TASK REQUIREMENTS
Copy exactly the last part of the entries, starting from the line with "With operating income" and including the final line.

(Source data)

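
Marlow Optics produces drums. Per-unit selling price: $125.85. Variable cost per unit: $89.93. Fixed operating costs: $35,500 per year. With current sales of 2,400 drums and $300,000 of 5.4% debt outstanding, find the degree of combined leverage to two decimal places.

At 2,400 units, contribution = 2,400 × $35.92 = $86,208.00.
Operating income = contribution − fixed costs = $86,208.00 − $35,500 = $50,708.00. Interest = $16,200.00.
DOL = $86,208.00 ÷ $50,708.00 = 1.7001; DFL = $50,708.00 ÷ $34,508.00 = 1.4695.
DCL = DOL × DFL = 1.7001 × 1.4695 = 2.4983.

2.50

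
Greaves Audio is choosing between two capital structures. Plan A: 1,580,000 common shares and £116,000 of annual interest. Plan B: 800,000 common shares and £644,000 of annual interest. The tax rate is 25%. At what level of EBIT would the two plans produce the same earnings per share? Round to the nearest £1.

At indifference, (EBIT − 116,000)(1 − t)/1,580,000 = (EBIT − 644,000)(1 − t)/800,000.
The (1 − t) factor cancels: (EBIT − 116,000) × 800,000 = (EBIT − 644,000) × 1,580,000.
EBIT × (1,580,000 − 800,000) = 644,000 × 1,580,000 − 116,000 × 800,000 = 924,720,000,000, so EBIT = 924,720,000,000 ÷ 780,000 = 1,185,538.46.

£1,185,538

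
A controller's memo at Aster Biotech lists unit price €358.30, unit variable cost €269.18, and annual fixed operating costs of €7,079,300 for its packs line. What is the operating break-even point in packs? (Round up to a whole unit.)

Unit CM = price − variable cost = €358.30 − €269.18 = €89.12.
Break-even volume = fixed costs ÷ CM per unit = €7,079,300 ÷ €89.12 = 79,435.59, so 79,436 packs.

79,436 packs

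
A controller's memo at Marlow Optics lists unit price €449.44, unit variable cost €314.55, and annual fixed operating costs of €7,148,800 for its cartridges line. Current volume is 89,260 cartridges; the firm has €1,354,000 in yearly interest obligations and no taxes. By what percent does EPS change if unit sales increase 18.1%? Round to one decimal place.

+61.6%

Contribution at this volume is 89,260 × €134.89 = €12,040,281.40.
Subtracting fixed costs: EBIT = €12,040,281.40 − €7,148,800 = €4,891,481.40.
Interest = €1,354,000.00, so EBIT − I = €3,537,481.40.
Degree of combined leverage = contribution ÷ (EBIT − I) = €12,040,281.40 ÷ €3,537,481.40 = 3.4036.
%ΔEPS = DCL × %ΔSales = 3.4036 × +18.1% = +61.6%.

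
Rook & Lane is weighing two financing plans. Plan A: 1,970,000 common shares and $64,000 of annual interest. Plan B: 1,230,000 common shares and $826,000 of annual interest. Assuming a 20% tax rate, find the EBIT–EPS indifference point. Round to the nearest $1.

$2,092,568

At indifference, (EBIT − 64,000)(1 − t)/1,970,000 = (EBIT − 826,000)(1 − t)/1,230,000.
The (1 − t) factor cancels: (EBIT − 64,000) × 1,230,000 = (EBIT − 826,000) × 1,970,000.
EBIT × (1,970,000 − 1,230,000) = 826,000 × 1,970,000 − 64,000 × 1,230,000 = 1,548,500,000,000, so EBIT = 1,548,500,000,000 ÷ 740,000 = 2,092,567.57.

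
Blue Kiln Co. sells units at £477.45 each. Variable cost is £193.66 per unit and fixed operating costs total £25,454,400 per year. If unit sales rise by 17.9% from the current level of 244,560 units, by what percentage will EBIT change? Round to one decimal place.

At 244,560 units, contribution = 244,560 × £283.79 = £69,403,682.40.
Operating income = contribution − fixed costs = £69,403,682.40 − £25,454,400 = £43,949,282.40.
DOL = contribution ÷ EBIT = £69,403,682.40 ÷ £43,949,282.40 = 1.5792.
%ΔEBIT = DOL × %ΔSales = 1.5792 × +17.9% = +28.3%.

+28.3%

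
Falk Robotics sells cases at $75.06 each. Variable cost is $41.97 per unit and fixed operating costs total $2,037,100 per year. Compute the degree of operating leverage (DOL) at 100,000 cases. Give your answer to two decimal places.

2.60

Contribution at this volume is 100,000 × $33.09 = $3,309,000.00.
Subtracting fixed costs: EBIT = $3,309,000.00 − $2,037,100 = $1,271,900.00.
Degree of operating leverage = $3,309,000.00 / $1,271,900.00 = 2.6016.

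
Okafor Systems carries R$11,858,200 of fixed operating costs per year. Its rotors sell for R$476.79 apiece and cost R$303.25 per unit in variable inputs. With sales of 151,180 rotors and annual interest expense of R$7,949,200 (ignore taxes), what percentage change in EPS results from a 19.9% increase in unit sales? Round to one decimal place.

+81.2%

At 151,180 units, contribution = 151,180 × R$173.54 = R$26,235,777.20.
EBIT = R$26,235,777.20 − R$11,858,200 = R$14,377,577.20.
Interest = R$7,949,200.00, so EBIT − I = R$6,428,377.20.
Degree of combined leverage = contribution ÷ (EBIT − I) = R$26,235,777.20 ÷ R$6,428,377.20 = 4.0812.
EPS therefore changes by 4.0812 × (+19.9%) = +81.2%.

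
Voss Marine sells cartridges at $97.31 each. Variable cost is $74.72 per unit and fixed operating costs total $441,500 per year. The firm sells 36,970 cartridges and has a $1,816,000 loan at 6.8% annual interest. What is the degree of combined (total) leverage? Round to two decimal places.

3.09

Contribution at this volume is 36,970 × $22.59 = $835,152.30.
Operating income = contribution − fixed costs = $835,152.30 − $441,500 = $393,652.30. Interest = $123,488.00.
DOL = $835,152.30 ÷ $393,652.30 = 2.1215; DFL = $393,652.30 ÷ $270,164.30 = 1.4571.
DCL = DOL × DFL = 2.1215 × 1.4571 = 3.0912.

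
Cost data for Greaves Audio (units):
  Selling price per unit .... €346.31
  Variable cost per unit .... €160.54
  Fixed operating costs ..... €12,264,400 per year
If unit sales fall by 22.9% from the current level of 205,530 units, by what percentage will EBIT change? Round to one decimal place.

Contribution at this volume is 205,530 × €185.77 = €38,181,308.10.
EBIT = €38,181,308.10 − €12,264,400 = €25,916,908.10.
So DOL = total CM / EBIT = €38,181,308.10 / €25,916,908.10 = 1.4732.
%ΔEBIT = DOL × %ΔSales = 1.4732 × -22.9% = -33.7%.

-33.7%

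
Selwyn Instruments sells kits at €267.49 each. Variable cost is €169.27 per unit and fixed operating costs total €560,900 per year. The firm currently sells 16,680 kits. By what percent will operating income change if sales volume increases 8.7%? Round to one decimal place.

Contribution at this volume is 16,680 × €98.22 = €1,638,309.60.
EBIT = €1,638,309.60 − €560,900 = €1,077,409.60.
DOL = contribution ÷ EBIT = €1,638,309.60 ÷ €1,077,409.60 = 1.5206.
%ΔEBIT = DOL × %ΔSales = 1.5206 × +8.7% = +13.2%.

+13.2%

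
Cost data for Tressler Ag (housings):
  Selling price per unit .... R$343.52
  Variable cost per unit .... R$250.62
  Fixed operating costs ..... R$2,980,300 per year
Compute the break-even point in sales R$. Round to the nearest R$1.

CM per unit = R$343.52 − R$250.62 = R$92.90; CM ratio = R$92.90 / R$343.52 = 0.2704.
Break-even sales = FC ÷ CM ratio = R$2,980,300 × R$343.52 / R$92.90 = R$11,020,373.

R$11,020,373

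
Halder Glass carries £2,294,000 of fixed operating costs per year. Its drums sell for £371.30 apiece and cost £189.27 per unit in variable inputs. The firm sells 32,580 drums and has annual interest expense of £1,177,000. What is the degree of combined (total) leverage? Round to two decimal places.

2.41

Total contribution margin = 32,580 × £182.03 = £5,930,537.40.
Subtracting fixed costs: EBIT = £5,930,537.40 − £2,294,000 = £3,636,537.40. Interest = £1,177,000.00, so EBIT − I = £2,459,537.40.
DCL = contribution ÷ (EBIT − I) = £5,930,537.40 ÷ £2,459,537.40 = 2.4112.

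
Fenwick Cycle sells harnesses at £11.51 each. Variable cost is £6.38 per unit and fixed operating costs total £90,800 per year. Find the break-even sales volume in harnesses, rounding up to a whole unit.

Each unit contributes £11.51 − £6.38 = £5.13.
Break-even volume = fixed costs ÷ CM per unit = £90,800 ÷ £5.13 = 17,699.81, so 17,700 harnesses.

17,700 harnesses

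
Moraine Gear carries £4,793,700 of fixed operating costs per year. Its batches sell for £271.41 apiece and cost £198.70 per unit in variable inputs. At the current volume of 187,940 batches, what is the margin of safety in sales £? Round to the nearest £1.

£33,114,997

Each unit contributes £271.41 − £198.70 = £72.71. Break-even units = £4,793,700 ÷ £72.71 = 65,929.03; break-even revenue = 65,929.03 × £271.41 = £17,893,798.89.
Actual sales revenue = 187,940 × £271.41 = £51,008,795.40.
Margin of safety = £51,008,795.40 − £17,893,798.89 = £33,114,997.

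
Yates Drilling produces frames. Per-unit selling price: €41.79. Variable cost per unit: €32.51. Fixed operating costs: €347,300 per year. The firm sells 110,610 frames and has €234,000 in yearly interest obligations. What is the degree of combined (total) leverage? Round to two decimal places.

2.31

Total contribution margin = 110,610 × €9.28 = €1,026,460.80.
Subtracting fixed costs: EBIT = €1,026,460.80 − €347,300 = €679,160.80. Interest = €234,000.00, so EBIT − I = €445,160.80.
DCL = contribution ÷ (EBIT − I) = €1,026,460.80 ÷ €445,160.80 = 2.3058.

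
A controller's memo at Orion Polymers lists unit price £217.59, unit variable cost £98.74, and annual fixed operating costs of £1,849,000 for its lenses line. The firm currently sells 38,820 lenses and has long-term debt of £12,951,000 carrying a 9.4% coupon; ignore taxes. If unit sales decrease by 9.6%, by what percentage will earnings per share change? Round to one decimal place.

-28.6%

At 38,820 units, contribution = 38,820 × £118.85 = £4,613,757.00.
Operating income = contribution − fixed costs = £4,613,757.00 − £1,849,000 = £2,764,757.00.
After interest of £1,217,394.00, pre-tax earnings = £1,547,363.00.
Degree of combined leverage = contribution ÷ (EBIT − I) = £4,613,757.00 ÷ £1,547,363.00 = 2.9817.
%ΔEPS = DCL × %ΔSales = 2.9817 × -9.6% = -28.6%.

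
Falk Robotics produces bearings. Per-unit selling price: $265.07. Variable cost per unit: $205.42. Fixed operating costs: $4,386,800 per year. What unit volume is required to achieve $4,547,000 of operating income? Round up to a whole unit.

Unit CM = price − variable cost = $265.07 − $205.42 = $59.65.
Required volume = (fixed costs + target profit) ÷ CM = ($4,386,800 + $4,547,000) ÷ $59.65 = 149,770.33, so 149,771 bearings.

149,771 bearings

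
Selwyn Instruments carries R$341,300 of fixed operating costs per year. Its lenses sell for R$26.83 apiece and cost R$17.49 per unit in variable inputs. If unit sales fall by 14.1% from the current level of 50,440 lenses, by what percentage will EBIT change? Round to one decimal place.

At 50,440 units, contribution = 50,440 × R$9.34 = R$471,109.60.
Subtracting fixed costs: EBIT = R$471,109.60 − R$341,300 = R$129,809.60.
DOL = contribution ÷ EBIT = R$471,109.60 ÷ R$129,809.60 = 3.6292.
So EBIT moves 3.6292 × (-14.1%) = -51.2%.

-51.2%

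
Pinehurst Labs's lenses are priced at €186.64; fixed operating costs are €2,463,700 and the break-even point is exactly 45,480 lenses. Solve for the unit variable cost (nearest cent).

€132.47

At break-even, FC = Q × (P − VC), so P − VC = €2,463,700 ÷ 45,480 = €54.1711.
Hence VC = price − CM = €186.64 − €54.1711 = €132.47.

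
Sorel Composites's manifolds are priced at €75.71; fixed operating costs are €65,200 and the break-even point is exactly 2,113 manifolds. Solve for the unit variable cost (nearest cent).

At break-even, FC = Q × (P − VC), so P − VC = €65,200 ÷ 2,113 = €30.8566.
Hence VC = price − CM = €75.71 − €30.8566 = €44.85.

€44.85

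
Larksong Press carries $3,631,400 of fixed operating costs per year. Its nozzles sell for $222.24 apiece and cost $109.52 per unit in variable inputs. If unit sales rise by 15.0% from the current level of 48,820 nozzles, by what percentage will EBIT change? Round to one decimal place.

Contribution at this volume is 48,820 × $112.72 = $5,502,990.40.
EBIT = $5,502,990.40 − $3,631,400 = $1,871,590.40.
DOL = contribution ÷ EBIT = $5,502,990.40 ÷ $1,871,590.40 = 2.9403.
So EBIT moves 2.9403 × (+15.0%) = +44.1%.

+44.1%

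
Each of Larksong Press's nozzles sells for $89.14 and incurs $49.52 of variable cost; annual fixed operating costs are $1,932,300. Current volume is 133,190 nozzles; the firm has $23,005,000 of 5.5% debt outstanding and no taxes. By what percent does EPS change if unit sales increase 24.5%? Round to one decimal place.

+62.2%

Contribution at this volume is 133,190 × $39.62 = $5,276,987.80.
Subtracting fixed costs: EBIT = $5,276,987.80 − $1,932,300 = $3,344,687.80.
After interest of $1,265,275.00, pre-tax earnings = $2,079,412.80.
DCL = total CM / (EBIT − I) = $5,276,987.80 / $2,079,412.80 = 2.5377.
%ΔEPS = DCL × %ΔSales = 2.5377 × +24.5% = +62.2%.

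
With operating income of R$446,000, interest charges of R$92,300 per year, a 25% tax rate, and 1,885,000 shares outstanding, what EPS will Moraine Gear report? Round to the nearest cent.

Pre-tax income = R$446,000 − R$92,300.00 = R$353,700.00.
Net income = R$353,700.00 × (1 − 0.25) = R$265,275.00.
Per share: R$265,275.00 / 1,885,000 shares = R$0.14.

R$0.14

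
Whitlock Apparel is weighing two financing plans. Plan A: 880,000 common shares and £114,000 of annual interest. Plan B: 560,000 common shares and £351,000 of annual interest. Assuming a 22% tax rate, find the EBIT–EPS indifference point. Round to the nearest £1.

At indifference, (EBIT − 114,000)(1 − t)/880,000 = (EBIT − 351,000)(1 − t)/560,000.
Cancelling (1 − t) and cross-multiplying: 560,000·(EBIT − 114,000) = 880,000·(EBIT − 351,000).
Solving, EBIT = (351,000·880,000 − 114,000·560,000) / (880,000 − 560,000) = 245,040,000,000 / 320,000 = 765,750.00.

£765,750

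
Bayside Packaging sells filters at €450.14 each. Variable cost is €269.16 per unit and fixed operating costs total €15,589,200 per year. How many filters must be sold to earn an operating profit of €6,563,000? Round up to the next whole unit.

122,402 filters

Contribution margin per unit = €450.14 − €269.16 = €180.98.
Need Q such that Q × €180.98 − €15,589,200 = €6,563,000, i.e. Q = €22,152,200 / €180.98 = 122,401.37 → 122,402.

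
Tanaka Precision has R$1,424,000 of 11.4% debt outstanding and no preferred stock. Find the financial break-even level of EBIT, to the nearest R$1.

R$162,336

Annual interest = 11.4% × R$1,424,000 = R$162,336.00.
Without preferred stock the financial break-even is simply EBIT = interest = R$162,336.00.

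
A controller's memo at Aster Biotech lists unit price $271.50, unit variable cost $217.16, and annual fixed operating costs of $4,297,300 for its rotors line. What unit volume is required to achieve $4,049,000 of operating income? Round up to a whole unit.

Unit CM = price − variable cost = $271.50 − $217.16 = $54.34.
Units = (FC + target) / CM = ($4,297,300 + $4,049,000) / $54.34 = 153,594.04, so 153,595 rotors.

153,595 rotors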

PROBLEM SOLUTION
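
With operating income of R$446,000, interest charges of R$92,300 per year, a 25% tax rate, and 1,885,000 shares outstanding, what EPS will Moraine Gear report? Round to the nearest cent.

Pre-tax income = R$446,000 − R$92,300.00 = R$353,700.00.
Net income = R$353,700.00 × (1 − 0.25) = R$265,275.00.
Per share: R$265,275.00 / 1,885,000 shares = R$0.14.

R$0.14

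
Whitlock Apparel is weighing two financing plans. Plan A: 880,000 common shares and £114,000 of annual interest. Plan B: 560,000 common shares and £351,000 of annual interest. Assuming a 22% tax rate, find the EBIT–EPS indifference point. Round to the nearest £1.

At indifference, (EBIT − 114,000)(1 − t)/880,000 = (EBIT − 351,000)(1 − t)/560,000.
Cancelling (1 − t) and cross-multiplying: 560,000·(EBIT − 114,000) = 880,000·(EBIT − 351,000).
Solving, EBIT = (351,000·880,000 − 114,000·560,000) / (880,000 − 560,000) = 245,040,000,000 / 320,000 = 765,750.00.

£765,750

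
Bayside Packaging sells filters at €450.14 each. Variable cost is €269.16 per unit and fixed operating costs total €15,589,200 per year. How many filters must be sold to earn an operating profit of €6,563,000? Round up to the next whole unit.

122,402 filters

Contribution margin per unit = €450.14 − €269.16 = €180.98.
Need Q such that Q × €180.98 − €15,589,200 = €6,563,000, i.e. Q = €22,152,200 / €180.98 = 122,401.37 → 122,402.

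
Tanaka Precision has R$1,424,000 of 11.4% debt outstanding and no preferred stock. Find the financial break-even level of EBIT, to the nearest R$1.

R$162,336

Annual interest = 11.4% × R$1,424,000 = R$162,336.00.
Without preferred stock the financial break-even is simply EBIT = interest = R$162,336.00.

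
A controller's memo at Aster Biotech lists unit price $271.50, unit variable cost $217.16, and annual fixed operating costs of $4,297,300 for its rotors line. What unit volume is required to achieve $4,049,000 of operating income? Round up to a whole unit.

Unit CM = price − variable cost = $271.50 − $217.16 = $54.34.
Units = (FC + target) / CM = ($4,297,300 + $4,049,000) / $54.34 = 153,594.04, so 153,595 rotors.

153,595 rotors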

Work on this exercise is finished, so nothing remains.